Find the line containing "What is the". Retype it and every line after it through the end of the entries, exactly as written, with nothing added.

▸ Input data

= = = = =

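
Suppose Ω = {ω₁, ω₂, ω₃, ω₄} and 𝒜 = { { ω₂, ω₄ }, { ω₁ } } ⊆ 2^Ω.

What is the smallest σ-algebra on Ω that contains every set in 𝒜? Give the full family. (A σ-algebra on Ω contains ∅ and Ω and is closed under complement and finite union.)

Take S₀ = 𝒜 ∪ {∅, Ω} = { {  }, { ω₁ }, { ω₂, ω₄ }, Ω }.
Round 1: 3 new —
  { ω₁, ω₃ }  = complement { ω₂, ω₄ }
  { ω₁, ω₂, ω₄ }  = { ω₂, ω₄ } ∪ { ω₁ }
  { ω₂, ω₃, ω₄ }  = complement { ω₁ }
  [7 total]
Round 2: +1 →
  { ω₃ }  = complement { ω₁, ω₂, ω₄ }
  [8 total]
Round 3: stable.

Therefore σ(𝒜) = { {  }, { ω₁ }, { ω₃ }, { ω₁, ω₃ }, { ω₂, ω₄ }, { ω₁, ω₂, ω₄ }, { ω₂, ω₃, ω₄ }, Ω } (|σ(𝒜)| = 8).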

= = = = =

▸ Completed task
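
What is the smallest σ-algebra on Ω that contains every set in 𝒜? Give the full family. (A σ-algebra on Ω contains ∅ and Ω and is closed under complement and finite union.)

Take S₀ = 𝒜 ∪ {∅, Ω} = { {  }, { ω₁ }, { ω₂, ω₄ }, Ω }.
Round 1: 3 new —
  { ω₁, ω₃ }  = complement { ω₂, ω₄ }
  { ω₁, ω₂, ω₄ }  = { ω₂, ω₄ } ∪ { ω₁ }
  { ω₂, ω₃, ω₄ }  = complement { ω₁ }
  [7 total]
Round 2: +1 →
  { ω₃ }  = complement { ω₁, ω₂, ω₄ }
  [8 total]
Round 3: stable.

Therefore σ(𝒜) = { {  }, { ω₁ }, { ω₃ }, { ω₁, ω₃ }, { ω₂, ω₄ }, { ω₁, ω₂, ω₄ }, { ω₂, ω₃, ω₄ }, Ω } (|σ(𝒜)| = 8).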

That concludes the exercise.